[Saved data entries]
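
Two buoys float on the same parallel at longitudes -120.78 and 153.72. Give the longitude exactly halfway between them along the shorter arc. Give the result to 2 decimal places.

Signed shortest Δλ from -120.78° to +153.72° is -85.50°.
Midpoint longitude = -120.78° + (-85.50°)/2 = -120.78° − 42.75° = -163.53°.
(The naïve average (-120.78 + +153.72)/2 = 16.47° is on the wrong side of the globe.)

-163.53°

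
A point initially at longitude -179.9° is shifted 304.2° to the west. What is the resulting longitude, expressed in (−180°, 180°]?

Start at -179.9°; shift −304.2° → -484.1°.
-484.1° lies outside (−180°, 180°]; add 360° → -124.1°.

-124.1°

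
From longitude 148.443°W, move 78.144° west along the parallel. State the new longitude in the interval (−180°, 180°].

Start at -148.443°; shift −78.144° → -226.587°.
-226.587° lies outside (−180°, 180°]; add 360° → +133.413°.

133.413°E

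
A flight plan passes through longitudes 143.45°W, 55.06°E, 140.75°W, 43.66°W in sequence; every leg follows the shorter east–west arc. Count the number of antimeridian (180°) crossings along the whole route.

Leg 1: -143.45° → +55.06°, shortest Δλ = -161.49° (west) — crosses 180°.
Leg 2: +55.06° → -140.75°, shortest Δλ = 164.19° (east) — crosses 180°.
Leg 3: -140.75° → -43.66°, shortest Δλ = 97.09° (east) — does not cross 180°.
Total crossings: 2.

2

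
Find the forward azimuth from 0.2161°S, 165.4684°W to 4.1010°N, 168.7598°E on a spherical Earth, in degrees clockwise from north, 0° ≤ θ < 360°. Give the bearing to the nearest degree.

Δλ = 168.7598 − -165.4684 = 334.2282°; wrapped into (−180°, 180°]: -25.7718°.
θ = atan2( sin Δλ · cos φ₂ , cos φ₁ · sin φ₂ − sin φ₁ · cos φ₂ · cos Δλ )
  = atan2(-0.43367, 0.07490) = -80.201° → normalised to [0°, 360°): 279.799°.

280°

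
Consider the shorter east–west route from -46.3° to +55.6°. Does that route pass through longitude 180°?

No

Signed shortest Δλ = ((55.6 − -46.3 + 180) mod 360) − 180 = 101.9°.
Going east by 101.9° from -46.3° reaches +55.6° without touching 180°.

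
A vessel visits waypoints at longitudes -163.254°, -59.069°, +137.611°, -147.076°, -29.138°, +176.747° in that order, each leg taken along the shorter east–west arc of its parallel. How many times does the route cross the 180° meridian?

Leg 1: -163.254° → -59.069°, shortest Δλ = 104.185° (east) — does not cross 180°.
Leg 2: -59.069° → +137.611°, shortest Δλ = -163.32° (west) — crosses 180°.
Leg 3: +137.611° → -147.076°, shortest Δλ = 75.313° (east) — crosses 180°.
Leg 4: -147.076° → -29.138°, shortest Δλ = 117.938° (east) — does not cross 180°.
Leg 5: -29.138° → +176.747°, shortest Δλ = -154.115° (west) — crosses 180°.
Total crossings: 3.

3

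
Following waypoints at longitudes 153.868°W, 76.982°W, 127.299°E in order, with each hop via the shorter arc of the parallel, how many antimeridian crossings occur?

Leg 1: -153.868° → -76.982°, shortest Δλ = 76.886° (east) — does not cross 180°.
Leg 2: -76.982° → +127.299°, shortest Δλ = -155.719° (west) — crosses 180°.
Total crossings: 1.

1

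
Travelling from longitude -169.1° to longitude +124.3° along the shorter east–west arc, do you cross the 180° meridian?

Naïve |124.3 − -169.1| = 293.4° > 180°, so the shorter arc goes the other way round — across 180°.
Signed shortest Δλ = ((124.3 − -169.1 + 180) mod 360) − 180 = -66.6°.
Going west by 66.6° from -169.1° passes through 180° before reaching +124.3°.

Yes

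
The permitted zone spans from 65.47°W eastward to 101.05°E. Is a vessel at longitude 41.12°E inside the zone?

Band width going east from -65.47° to +101.05°: ((101.05 − -65.47) mod 360) = 166.52°.
Offset of +41.12° east of the west edge: ((41.12 − -65.47) mod 360) = 106.59°.
106.59° ≤ 166.52° ⇒ inside.

Yes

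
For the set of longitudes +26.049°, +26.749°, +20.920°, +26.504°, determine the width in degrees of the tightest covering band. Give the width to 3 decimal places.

5.829°

Sort the longitudes: +20.920°, +26.049°, +26.504°, +26.749°.
Eastward gaps between consecutive values (wrapping around): 5.129°, 0.455°, 0.245°, 354.171°.
Largest gap = 354.171° ⇒ minimal covering band is its complement: 360° − 354.171° = 5.829°.
Band runs from +20.920° eastward to +26.749°.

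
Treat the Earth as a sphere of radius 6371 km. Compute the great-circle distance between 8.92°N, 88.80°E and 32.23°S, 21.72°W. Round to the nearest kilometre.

12461 km

Δλ = -21.72 − 88.80 = -110.52°.
Δφ = -32.23 − 8.92 = -41.15°.
a = sin²(Δφ/2) + cos φ₁ · cos φ₂ · sin²(Δλ/2) = 0.687815.
c = 2·atan2(√a, √(1−a)) = 1.95587 rad → d = 6371·c ≈ 12460.86 km.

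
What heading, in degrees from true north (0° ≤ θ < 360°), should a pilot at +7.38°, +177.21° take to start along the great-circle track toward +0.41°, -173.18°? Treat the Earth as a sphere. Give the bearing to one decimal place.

Δλ = -173.18 − 177.21 = -350.39°; wrapped into (−180°, 180°]: 9.61°.
θ = atan2( sin Δλ · cos φ₂ , cos φ₁ · sin φ₂ − sin φ₁ · cos φ₂ · cos Δλ )
  = atan2(0.16694, -0.11955) = 125.607° → normalised to [0°, 360°): 125.607°.

125.6°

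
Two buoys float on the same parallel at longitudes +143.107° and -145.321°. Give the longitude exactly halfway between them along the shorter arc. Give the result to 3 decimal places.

Signed shortest Δλ from +143.107° to -145.321° is +71.572°.
Midpoint longitude = +143.107° + (+71.572°)/2 = +143.107° + 35.786° = +178.893°.
(The naïve average (+143.107 + -145.321)/2 = -1.107° is on the wrong side of the globe.)

+178.893°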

→ **Exercise goal**
Output the line containing "Two buoys float on the same parallel at longitudes +143.107°" and every line after it through the final line of the records above, exactly as written and nothing else.

→ **Exercise answer**
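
Two buoys float on the same parallel at longitudes +143.107° and -145.321°. Give the longitude exactly halfway between them along the shorter arc. Give the result to 3 decimal places.

Signed shortest Δλ from +143.107° to -145.321° is +71.572°.
Midpoint longitude = +143.107° + (+71.572°)/2 = +143.107° + 35.786° = +178.893°.
(The naïve average (+143.107 + -145.321)/2 = -1.107° is on the wrong side of the globe.)

+178.893°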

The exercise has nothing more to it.